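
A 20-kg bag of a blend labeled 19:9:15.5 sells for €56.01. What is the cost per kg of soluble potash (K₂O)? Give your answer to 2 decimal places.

K₂O in bag = 20 × 15.5% = 3.1 kg.
Cost per kg K₂O = €56.01 / 3.1 = €18.0677.

€18.07 per kg K₂O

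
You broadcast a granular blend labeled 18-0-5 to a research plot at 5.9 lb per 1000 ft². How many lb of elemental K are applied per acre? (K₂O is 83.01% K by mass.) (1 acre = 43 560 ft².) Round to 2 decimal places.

10.67 lb K per acre

K₂O per 1000 ft² = 5.9 × 5% = 0.295 lb.
Elemental K = 0.295 × 0.8301 = 0.244879 lb per 1000 ft².
Convert to per acre: 0.244879 × 43.56 = 10.667 lb.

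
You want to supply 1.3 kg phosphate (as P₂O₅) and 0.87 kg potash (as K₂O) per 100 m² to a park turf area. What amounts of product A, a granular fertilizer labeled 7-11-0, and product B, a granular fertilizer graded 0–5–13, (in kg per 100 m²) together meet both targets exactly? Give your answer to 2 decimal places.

Let a = kg of product A, b = kg of product B (per 100 m²).
P₂O₅: 0.11·a + 0.05·b = 1.3
K₂O: 0·a + 0.13·b = 0.87
Solving simultaneously: a = 8.77622, b = 6.69231.

8.78 kg product A, 6.69 kg product B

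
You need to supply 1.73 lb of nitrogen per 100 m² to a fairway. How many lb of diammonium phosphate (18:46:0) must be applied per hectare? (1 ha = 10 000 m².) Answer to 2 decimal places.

961.11 lb of product per hectare

Product per 100 m² = 1.73 / 18% = 9.61111 lb.
Convert to per hectare: 9.61111 × 100 = 961.111 lb.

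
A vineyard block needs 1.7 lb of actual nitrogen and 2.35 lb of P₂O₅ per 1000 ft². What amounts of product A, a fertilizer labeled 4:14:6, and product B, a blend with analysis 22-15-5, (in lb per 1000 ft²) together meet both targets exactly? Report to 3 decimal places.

Per-1000 ft² balance (a = product A, b = product B):
N: 0.04·a + 0.22·b = 1.7
P₂O₅: 0.14·a + 0.15·b = 2.35
Solving simultaneously: a = 10.5645, b = 5.80645.

10.565 lb product A, 5.806 lb product B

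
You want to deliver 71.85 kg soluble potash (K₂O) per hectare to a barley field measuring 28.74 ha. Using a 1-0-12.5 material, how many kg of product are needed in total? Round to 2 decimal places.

16519.75 kg

Product per hectare = 71.85 / 12.5% = 574.8 kg.
Total product = 574.8 × 28.74 = 16519.752 kg.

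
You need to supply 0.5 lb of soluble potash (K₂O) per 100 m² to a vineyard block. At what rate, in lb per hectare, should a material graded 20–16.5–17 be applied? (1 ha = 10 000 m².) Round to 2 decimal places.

294.12 lb of product per hectare

Product per 100 m² = 0.5 / 17% = 2.94118 lb.
Convert to per hectare: 2.94118 × 100 = 294.118 lb.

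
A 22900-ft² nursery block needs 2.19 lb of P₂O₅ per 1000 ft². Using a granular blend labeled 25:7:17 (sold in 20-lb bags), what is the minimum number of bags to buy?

36 bags

Product per 1000 ft² = 2.19 / 7% = 31.2857 lb.
Total product = 31.2857 × 22900 / 1000 = 716.443 lb.
Bags = ⌈716.443 / 20⌉ = 36.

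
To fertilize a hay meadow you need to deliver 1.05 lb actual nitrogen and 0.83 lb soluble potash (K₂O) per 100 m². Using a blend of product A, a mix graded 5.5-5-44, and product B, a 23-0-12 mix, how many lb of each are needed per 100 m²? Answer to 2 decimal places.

Let a = lb of product A, b = lb of product B (per 100 m²).
N: 0.055·a + 0.23·b = 1.05
K₂O: 0.44·a + 0.12·b = 0.83
Eliminate a: (row1) − 0.055/0.44·(row2) → 0.215·b = 0.94625, so b = 4.40116.
Back-substitute: a = (1.05 − 0.23·4.40116) / 0.055 = 0.686047.

0.69 lb product A, 4.40 lb product B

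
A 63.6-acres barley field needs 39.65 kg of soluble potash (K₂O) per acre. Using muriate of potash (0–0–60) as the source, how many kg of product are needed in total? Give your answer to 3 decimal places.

Product per acre = 39.65 / 60% = 66.0833 kg.
Total product = 66.0833 × 63.6 = 4202.9 kg.

4202.900 kg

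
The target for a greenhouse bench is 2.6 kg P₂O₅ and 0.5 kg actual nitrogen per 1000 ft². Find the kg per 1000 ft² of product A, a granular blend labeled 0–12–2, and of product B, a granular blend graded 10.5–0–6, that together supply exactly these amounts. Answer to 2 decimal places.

Let a = kg of product A, b = kg of product B (per 1000 ft²).
P₂O₅: 0.12·a + 0·b = 2.6
N: 0·a + 0.105·b = 0.5
Solving simultaneously: a = 21.6667, b = 4.7619.

21.67 kg product A, 4.76 kg product B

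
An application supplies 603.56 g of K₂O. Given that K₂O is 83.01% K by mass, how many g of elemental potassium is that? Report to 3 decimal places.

K = 603.56 × 0.8301 = 501.0152 g.

501.015 g K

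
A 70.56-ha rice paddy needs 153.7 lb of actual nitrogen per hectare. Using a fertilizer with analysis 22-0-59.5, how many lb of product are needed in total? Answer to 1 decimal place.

49295.8 lb

Product per hectare = 153.7 / 22% = 698.636 lb.
Total product = 698.636 × 70.56 = 49295.78 lb.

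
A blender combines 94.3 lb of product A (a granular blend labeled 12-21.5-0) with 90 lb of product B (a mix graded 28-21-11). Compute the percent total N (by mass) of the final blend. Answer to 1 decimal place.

19.8% N

Total mass = 94.3 + 90 = 184.3 lb.
N mass = 12%×94.3 + 28%×90 = 36.516 lb.
% N = 36.516 / 184.3 = 19.8133%.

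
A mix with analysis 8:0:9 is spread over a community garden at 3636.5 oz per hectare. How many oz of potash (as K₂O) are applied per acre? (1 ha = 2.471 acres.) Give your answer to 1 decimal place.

K₂O per hectare = 3636.5 × 9% = 327.285 oz.
Convert to per acre: 327.285 × 0.404694 = 132.45 oz.

132.5 oz K₂O per acre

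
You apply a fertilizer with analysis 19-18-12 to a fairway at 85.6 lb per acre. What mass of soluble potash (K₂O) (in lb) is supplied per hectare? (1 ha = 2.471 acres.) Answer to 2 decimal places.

K₂O per acre = 85.6 × 12% = 10.272 lb.
Convert to per hectare: 10.272 × 2.471 = 25.3821 lb.

25.38 lb K₂O per hectare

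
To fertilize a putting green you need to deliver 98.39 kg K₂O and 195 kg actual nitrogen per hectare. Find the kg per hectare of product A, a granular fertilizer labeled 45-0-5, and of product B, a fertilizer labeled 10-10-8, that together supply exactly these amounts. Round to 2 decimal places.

185.84 kg product A, 1113.73 kg product B

Let a = kg of product A, b = kg of product B (per hectare).
K₂O: 0.05·a + 0.08·b = 98.39
N: 0.45·a + 0.1·b = 195
Solving simultaneously: a = 185.839, b = 1113.726.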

★ ★ ★

- [Instructions for the task] The listing above must be transcribed exactly, line by line.

- [Exercise solution]
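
A 20-kg bag of a blend labeled 19:9:15.5 sells for €56.01. What is the cost per kg of soluble potash (K₂O)? Give your answer to 2 decimal places.

K₂O in bag = 20 × 15.5% = 3.1 kg.
Cost per kg K₂O = €56.01 / 3.1 = €18.0677.

€18.07 per kg K₂O

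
You broadcast a granular blend labeled 18-0-5 to a research plot at 5.9 lb per 1000 ft². How many lb of elemental K are applied per acre? (K₂O is 83.01% K by mass.) (1 acre = 43 560 ft².) Round to 2 decimal places.

10.67 lb K per acre

K₂O per 1000 ft² = 5.9 × 5% = 0.295 lb.
Elemental K = 0.295 × 0.8301 = 0.244879 lb per 1000 ft².
Convert to per acre: 0.244879 × 43.56 = 10.667 lb.

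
You want to supply 1.3 kg phosphate (as P₂O₅) and 0.87 kg potash (as K₂O) per 100 m² to a park turf area. What amounts of product A, a granular fertilizer labeled 7-11-0, and product B, a granular fertilizer graded 0–5–13, (in kg per 100 m²) together meet both targets exactly? Give your answer to 2 decimal places.

Let a = kg of product A, b = kg of product B (per 100 m²).
P₂O₅: 0.11·a + 0.05·b = 1.3
K₂O: 0·a + 0.13·b = 0.87
Solving simultaneously: a = 8.77622, b = 6.69231.

8.78 kg product A, 6.69 kg product B

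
You need to supply 1.73 lb of nitrogen per 100 m² to a fairway. How many lb of diammonium phosphate (18:46:0) must be applied per hectare? (1 ha = 10 000 m².) Answer to 2 decimal places.

961.11 lb of product per hectare

Product per 100 m² = 1.73 / 18% = 9.61111 lb.
Convert to per hectare: 9.61111 × 100 = 961.111 lb.

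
A vineyard block needs 1.7 lb of actual nitrogen and 2.35 lb of P₂O₅ per 1000 ft². What amounts of product A, a fertilizer labeled 4:14:6, and product B, a blend with analysis 22-15-5, (in lb per 1000 ft²) together meet both targets exactly? Report to 3 decimal places.

Per-1000 ft² balance (a = product A, b = product B):
N: 0.04·a + 0.22·b = 1.7
P₂O₅: 0.14·a + 0.15·b = 2.35
Solving simultaneously: a = 10.5645, b = 5.80645.

10.565 lb product A, 5.806 lb product B

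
You want to deliver 71.85 kg soluble potash (K₂O) per hectare to a barley field measuring 28.74 ha. Using a 1-0-12.5 material, how many kg of product are needed in total? Round to 2 decimal places.

16519.75 kg

Product per hectare = 71.85 / 12.5% = 574.8 kg.
Total product = 574.8 × 28.74 = 16519.752 kg.

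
You need to supply 0.5 lb of soluble potash (K₂O) per 100 m² to a vineyard block. At what rate, in lb per hectare, should a material graded 20–16.5–17 be applied? (1 ha = 10 000 m².) Round to 2 decimal places.

294.12 lb of product per hectare

Product per 100 m² = 0.5 / 17% = 2.94118 lb.
Convert to per hectare: 2.94118 × 100 = 294.118 lb.

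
A 22900-ft² nursery block needs 2.19 lb of P₂O₅ per 1000 ft². Using a granular blend labeled 25:7:17 (sold in 20-lb bags), what is the minimum number of bags to buy?

36 bags

Product per 1000 ft² = 2.19 / 7% = 31.2857 lb.
Total product = 31.2857 × 22900 / 1000 = 716.443 lb.
Bags = ⌈716.443 / 20⌉ = 36.

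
To fertilize a hay meadow you need to deliver 1.05 lb actual nitrogen and 0.83 lb soluble potash (K₂O) per 100 m². Using a blend of product A, a mix graded 5.5-5-44, and product B, a 23-0-12 mix, how many lb of each are needed per 100 m²? Answer to 2 decimal places.

Let a = lb of product A, b = lb of product B (per 100 m²).
N: 0.055·a + 0.23·b = 1.05
K₂O: 0.44·a + 0.12·b = 0.83
Eliminate a: (row1) − 0.055/0.44·(row2) → 0.215·b = 0.94625, so b = 4.40116.
Back-substitute: a = (1.05 − 0.23·4.40116) / 0.055 = 0.686047.

0.69 lb product A, 4.40 lb product B

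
A 63.6-acres barley field needs 39.65 kg of soluble potash (K₂O) per acre. Using muriate of potash (0–0–60) as the source, how many kg of product are needed in total? Give your answer to 3 decimal places.

Product per acre = 39.65 / 60% = 66.0833 kg.
Total product = 66.0833 × 63.6 = 4202.9 kg.

4202.900 kg

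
The target for a greenhouse bench is 2.6 kg P₂O₅ and 0.5 kg actual nitrogen per 1000 ft². Find the kg per 1000 ft² of product A, a granular blend labeled 0–12–2, and of product B, a granular blend graded 10.5–0–6, that together supply exactly these amounts. Answer to 2 decimal places.

Let a = kg of product A, b = kg of product B (per 1000 ft²).
P₂O₅: 0.12·a + 0·b = 2.6
N: 0·a + 0.105·b = 0.5
Solving simultaneously: a = 21.6667, b = 4.7619.

21.67 kg product A, 4.76 kg product B

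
An application supplies 603.56 g of K₂O. Given that K₂O is 83.01% K by mass, how many g of elemental potassium is that? Report to 3 decimal places.

K = 603.56 × 0.8301 = 501.0152 g.

501.015 g K

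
A 70.56-ha rice paddy needs 153.7 lb of actual nitrogen per hectare. Using a fertilizer with analysis 22-0-59.5, how many lb of product are needed in total? Answer to 1 decimal place.

49295.8 lb

Product per hectare = 153.7 / 22% = 698.636 lb.
Total product = 698.636 × 70.56 = 49295.78 lb.

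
A blender combines 94.3 lb of product A (a granular blend labeled 12-21.5-0) with 90 lb of product B (a mix graded 28-21-11). Compute the percent total N (by mass) of the final blend. Answer to 1 decimal place.

19.8% N

Total mass = 94.3 + 90 = 184.3 lb.
N mass = 12%×94.3 + 28%×90 = 36.516 lb.
% N = 36.516 / 184.3 = 19.8133%.

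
A mix with analysis 8:0:9 is spread over a community garden at 3636.5 oz per hectare. How many oz of potash (as K₂O) are applied per acre? (1 ha = 2.471 acres.) Give your answer to 1 decimal place.

K₂O per hectare = 3636.5 × 9% = 327.285 oz.
Convert to per acre: 327.285 × 0.404694 = 132.45 oz.

132.5 oz K₂O per acre

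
You apply a fertilizer with analysis 19-18-12 to a fairway at 85.6 lb per acre. What mass of soluble potash (K₂O) (in lb) is supplied per hectare? (1 ha = 2.471 acres.) Answer to 2 decimal places.

K₂O per acre = 85.6 × 12% = 10.272 lb.
Convert to per hectare: 10.272 × 2.471 = 25.3821 lb.

25.38 lb K₂O per hectare

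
To fertilize a putting green you need to deliver 98.39 kg K₂O and 195 kg actual nitrogen per hectare. Find the kg per hectare of product A, a granular fertilizer labeled 45-0-5, and of product B, a fertilizer labeled 10-10-8, that together supply exactly these amounts. Round to 2 decimal places.

185.84 kg product A, 1113.73 kg product B

Let a = kg of product A, b = kg of product B (per hectare).
K₂O: 0.05·a + 0.08·b = 98.39
N: 0.45·a + 0.1·b = 195
Solving simultaneously: a = 185.839, b = 1113.726.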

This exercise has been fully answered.